> **Dataset entries**

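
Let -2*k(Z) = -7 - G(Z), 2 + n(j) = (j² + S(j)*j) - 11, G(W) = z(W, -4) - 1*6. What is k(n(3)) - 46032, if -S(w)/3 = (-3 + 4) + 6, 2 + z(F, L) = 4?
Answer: -92061/2 ≈ -46031.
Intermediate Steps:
z(F, L) = 2 (z(F, L) = -2 + 4 = 2)
S(w) = -21 (S(w) = -3*((-3 + 4) + 6) = -3*(1 + 6) = -3*7 = -21)
G(W) = -4 (G(W) = 2 - 1*6 = 2 - 6 = -4)
n(j) = -13 + j² - 21*j (n(j) = -2 + ((j² - 21*j) - 11) = -2 + (-11 + j² - 21*j) = -13 + j² - 21*j)
k(Z) = 3/2 (k(Z) = -(-7 - 1*(-4))/2 = -(-7 + 4)/2 = -½*(-3) = 3/2)
k(n(3)) - 46032 = 3/2 - 46032 = -92061/2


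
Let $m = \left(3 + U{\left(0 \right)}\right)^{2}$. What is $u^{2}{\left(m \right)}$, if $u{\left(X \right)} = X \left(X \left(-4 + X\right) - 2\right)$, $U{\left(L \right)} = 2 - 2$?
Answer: $149769$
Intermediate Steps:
$U{\left(L \right)} = 0$
$m = 9$ ($m = \left(3 + 0\right)^{2} = 3^{2} = 9$)
$u{\left(X \right)} = X \left(-2 + X \left(-4 + X\right)\right)$
$u^{2}{\left(m \right)} = \left(9 \left(-2 + 9^{2} - 36\right)\right)^{2} = \left(9 \left(-2 + 81 - 36\right)\right)^{2} = \left(9 \cdot 43\right)^{2} = 387^{2} = 149769$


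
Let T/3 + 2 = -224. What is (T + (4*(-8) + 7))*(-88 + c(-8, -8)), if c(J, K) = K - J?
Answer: 61864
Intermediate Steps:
T = -678 (T = -6 + 3*(-224) = -6 - 672 = -678)
(T + (4*(-8) + 7))*(-88 + c(-8, -8)) = (-678 + (4*(-8) + 7))*(-88 + (-8 - 1*(-8))) = (-678 + (-32 + 7))*(-88 + (-8 + 8)) = (-678 - 25)*(-88 + 0) = -703*(-88) = 61864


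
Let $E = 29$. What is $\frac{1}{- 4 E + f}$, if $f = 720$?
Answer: $\frac{1}{604} \approx 0.0016556$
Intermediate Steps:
$\frac{1}{- 4 E + f} = \frac{1}{\left(-4\right) 29 + 720} = \frac{1}{-116 + 720} = \frac{1}{604}$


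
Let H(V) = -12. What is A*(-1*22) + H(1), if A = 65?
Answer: -1442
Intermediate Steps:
A*(-1*22) + H(1) = 65*(-1*22) - 12 = 65*(-22) - 12 = -1430 - 12 = -1442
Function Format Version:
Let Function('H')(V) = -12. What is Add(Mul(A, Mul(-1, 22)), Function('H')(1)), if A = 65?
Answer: -1442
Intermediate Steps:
Add(Mul(A, Mul(-1, 22)), Function('H')(1)) = Add(Mul(65, Mul(-1, 22)), -12) = Add(Mul(65, -22), -12) = Add(-1430, -12) = -1442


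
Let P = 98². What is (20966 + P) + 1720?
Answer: 32290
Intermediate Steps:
P = 9604
(20966 + P) + 1720 = (20966 + 9604) + 1720 = 30570 + 1720 = 32290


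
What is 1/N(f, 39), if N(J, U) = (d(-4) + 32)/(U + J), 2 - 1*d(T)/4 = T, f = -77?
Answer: -19/28 ≈ -0.67857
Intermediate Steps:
d(T) = 8 - 4*T
N(J, U) = 56/(J + U) (N(J, U) = ((8 - 4*(-4)) + 32)/(U + J) = ((8 + 16) + 32)/(J + U) = (24 + 32)/(J + U) = 56/(J + U))
1/N(f, 39) = 1/(56/(-77 + 39)) = 1/(56/(-38)) = 1/(56*(-1/38)) = 1/(-28/19) = -19/28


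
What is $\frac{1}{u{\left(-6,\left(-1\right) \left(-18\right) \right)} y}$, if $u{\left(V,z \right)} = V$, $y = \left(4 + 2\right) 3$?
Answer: $- \frac{1}{108} \approx -0.0092593$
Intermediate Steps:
$y = 18$ ($y = 6 \cdot 3 = 18$)
$\frac{1}{u{\left(-6,\left(-1\right) \left(-18\right) \right)} y} = \frac{1}{\left(-6\right) 18} = \frac{1}{-108} = - \frac{1}{108}$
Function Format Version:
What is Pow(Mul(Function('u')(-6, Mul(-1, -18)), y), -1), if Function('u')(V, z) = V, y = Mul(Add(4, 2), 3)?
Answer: Rational(-1, 108) ≈ -0.0092593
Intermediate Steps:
y = 18 (y = Mul(6, 3) = 18)
Pow(Mul(Function('u')(-6, Mul(-1, -18)), y), -1) = Pow(Mul(-6, 18), -1) = Pow(-108, -1) = Rational(-1, 108)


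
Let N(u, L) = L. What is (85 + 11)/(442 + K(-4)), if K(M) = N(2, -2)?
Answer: 12/55 ≈ 0.21818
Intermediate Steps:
K(M) = -2
(85 + 11)/(442 + K(-4)) = (85 + 11)/(442 - 2) = 96/440 = 96*(1/440) = 12/55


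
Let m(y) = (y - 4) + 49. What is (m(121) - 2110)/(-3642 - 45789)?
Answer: 648/16477 ≈ 0.039328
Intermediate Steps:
m(y) = 45 + y (m(y) = (-4 + y) + 49 = 45 + y)
(m(121) - 2110)/(-3642 - 45789) = ((45 + 121) - 2110)/(-3642 - 45789) = (166 - 2110)/(-49431) = -1944*(-1/49431) = 648/16477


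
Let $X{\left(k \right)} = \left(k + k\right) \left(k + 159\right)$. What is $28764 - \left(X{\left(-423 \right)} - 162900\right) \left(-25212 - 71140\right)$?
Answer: $5823929052$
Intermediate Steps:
$X{\left(k \right)} = 2 k \left(159 + k\right)$
$28764 - \left(X{\left(-423 \right)} - 162900\right) \left(-25212 - 71140\right) = 28764 - \left(2 \left(-423\right) \left(159 - 423\right) - 162900\right) \left(-25212 - 71140\right) = 28764 - \left(2 \left(-423\right) \left(-264\right) - 162900\right) \left(-96352\right) = 28764 - \left(223344 - 162900\right) \left(-96352\right) = 28764 - 60444 \left(-96352\right) = 28764 - -5823900288 = 28764 + 5823900288 = 5823929052$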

> **TASK TO COMPLETE**
Reproduce the data, keeping every line exactly the same.

> **PROBLEM SOLUTION**
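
Let -2*k(Z) = -7 - G(Z), 2 + n(j) = (j² + S(j)*j) - 11, G(W) = z(W, -4) - 1*6. What is k(n(3)) - 46032, if -S(w)/3 = (-3 + 4) + 6, 2 + z(F, L) = 4?
Answer: -92061/2 ≈ -46031.
Intermediate Steps:
z(F, L) = 2 (z(F, L) = -2 + 4 = 2)
S(w) = -21 (S(w) = -3*((-3 + 4) + 6) = -3*(1 + 6) = -3*7 = -21)
G(W) = -4 (G(W) = 2 - 1*6 = 2 - 6 = -4)
n(j) = -13 + j² - 21*j (n(j) = -2 + ((j² - 21*j) - 11) = -2 + (-11 + j² - 21*j) = -13 + j² - 21*j)
k(Z) = 3/2 (k(Z) = -(-7 - 1*(-4))/2 = -(-7 + 4)/2 = -½*(-3) = 3/2)
k(n(3)) - 46032 = 3/2 - 46032 = -92061/2


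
Let $m = \left(3 + U{\left(0 \right)}\right)^{2}$. What is $u^{2}{\left(m \right)}$, if $u{\left(X \right)} = X \left(X \left(-4 + X\right) - 2\right)$, $U{\left(L \right)} = 2 - 2$?
Answer: $149769$
Intermediate Steps:
$U{\left(L \right)} = 0$
$m = 9$ ($m = \left(3 + 0\right)^{2} = 3^{2} = 9$)
$u{\left(X \right)} = X \left(-2 + X \left(-4 + X\right)\right)$
$u^{2}{\left(m \right)} = \left(9 \left(-2 + 9^{2} - 36\right)\right)^{2} = \left(9 \left(-2 + 81 - 36\right)\right)^{2} = \left(9 \cdot 43\right)^{2} = 387^{2} = 149769$


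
Let T/3 + 2 = -224. What is (T + (4*(-8) + 7))*(-88 + c(-8, -8)), if c(J, K) = K - J?
Answer: 61864
Intermediate Steps:
T = -678 (T = -6 + 3*(-224) = -6 - 672 = -678)
(T + (4*(-8) + 7))*(-88 + c(-8, -8)) = (-678 + (4*(-8) + 7))*(-88 + (-8 - 1*(-8))) = (-678 + (-32 + 7))*(-88 + (-8 + 8)) = (-678 - 25)*(-88 + 0) = -703*(-88) = 61864


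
Let $E = 29$. What is $\frac{1}{- 4 E + f}$, if $f = 720$?
Answer: $\frac{1}{604} \approx 0.0016556$
Intermediate Steps:
$\frac{1}{- 4 E + f} = \frac{1}{\left(-4\right) 29 + 720} = \frac{1}{-116 + 720} = \frac{1}{604}$


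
Let H(V) = -12. What is A*(-1*22) + H(1), if A = 65?
Answer: -1442
Intermediate Steps:
A*(-1*22) + H(1) = 65*(-1*22) - 12 = 65*(-22) - 12 = -1430 - 12 = -1442
Function Format Version:
Let Function('H')(V) = -12. What is Add(Mul(A, Mul(-1, 22)), Function('H')(1)), if A = 65?
Answer: -1442
Intermediate Steps:
Add(Mul(A, Mul(-1, 22)), Function('H')(1)) = Add(Mul(65, Mul(-1, 22)), -12) = Add(Mul(65, -22), -12) = Add(-1430, -12) = -1442


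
Let P = 98². What is (20966 + P) + 1720?
Answer: 32290
Intermediate Steps:
P = 9604
(20966 + P) + 1720 = (20966 + 9604) + 1720 = 30570 + 1720 = 32290


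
What is 1/N(f, 39), if N(J, U) = (d(-4) + 32)/(U + J), 2 - 1*d(T)/4 = T, f = -77?
Answer: -19/28 ≈ -0.67857
Intermediate Steps:
d(T) = 8 - 4*T
N(J, U) = 56/(J + U) (N(J, U) = ((8 - 4*(-4)) + 32)/(U + J) = ((8 + 16) + 32)/(J + U) = (24 + 32)/(J + U) = 56/(J + U))
1/N(f, 39) = 1/(56/(-77 + 39)) = 1/(56/(-38)) = 1/(56*(-1/38)) = 1/(-28/19) = -19/28


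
What is $\frac{1}{u{\left(-6,\left(-1\right) \left(-18\right) \right)} y}$, if $u{\left(V,z \right)} = V$, $y = \left(4 + 2\right) 3$?
Answer: $- \frac{1}{108} \approx -0.0092593$
Intermediate Steps:
$y = 18$ ($y = 6 \cdot 3 = 18$)
$\frac{1}{u{\left(-6,\left(-1\right) \left(-18\right) \right)} y} = \frac{1}{\left(-6\right) 18} = \frac{1}{-108} = - \frac{1}{108}$
Function Format Version:
What is Pow(Mul(Function('u')(-6, Mul(-1, -18)), y), -1), if Function('u')(V, z) = V, y = Mul(Add(4, 2), 3)?
Answer: Rational(-1, 108) ≈ -0.0092593
Intermediate Steps:
y = 18 (y = Mul(6, 3) = 18)
Pow(Mul(Function('u')(-6, Mul(-1, -18)), y), -1) = Pow(Mul(-6, 18), -1) = Pow(-108, -1) = Rational(-1, 108)


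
Let N(u, L) = L. What is (85 + 11)/(442 + K(-4)), if K(M) = N(2, -2)?
Answer: 12/55 ≈ 0.21818
Intermediate Steps:
K(M) = -2
(85 + 11)/(442 + K(-4)) = (85 + 11)/(442 - 2) = 96/440 = 96*(1/440) = 12/55


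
Let m(y) = (y - 4) + 49. What is (m(121) - 2110)/(-3642 - 45789)?
Answer: 648/16477 ≈ 0.039328
Intermediate Steps:
m(y) = 45 + y (m(y) = (-4 + y) + 49 = 45 + y)
(m(121) - 2110)/(-3642 - 45789) = ((45 + 121) - 2110)/(-3642 - 45789) = (166 - 2110)/(-49431) = -1944*(-1/49431) = 648/16477


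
Let $X{\left(k \right)} = \left(k + k\right) \left(k + 159\right)$. What is $28764 - \left(X{\left(-423 \right)} - 162900\right) \left(-25212 - 71140\right)$?
Answer: $5823929052$
Intermediate Steps:
$X{\left(k \right)} = 2 k \left(159 + k\right)$
$28764 - \left(X{\left(-423 \right)} - 162900\right) \left(-25212 - 71140\right) = 28764 - \left(2 \left(-423\right) \left(159 - 423\right) - 162900\right) \left(-25212 - 71140\right) = 28764 - \left(2 \left(-423\right) \left(-264\right) - 162900\right) \left(-96352\right) = 28764 - \left(223344 - 162900\right) \left(-96352\right) = 28764 - 60444 \left(-96352\right) = 28764 - -5823900288 = 28764 + 5823900288 = 5823929052$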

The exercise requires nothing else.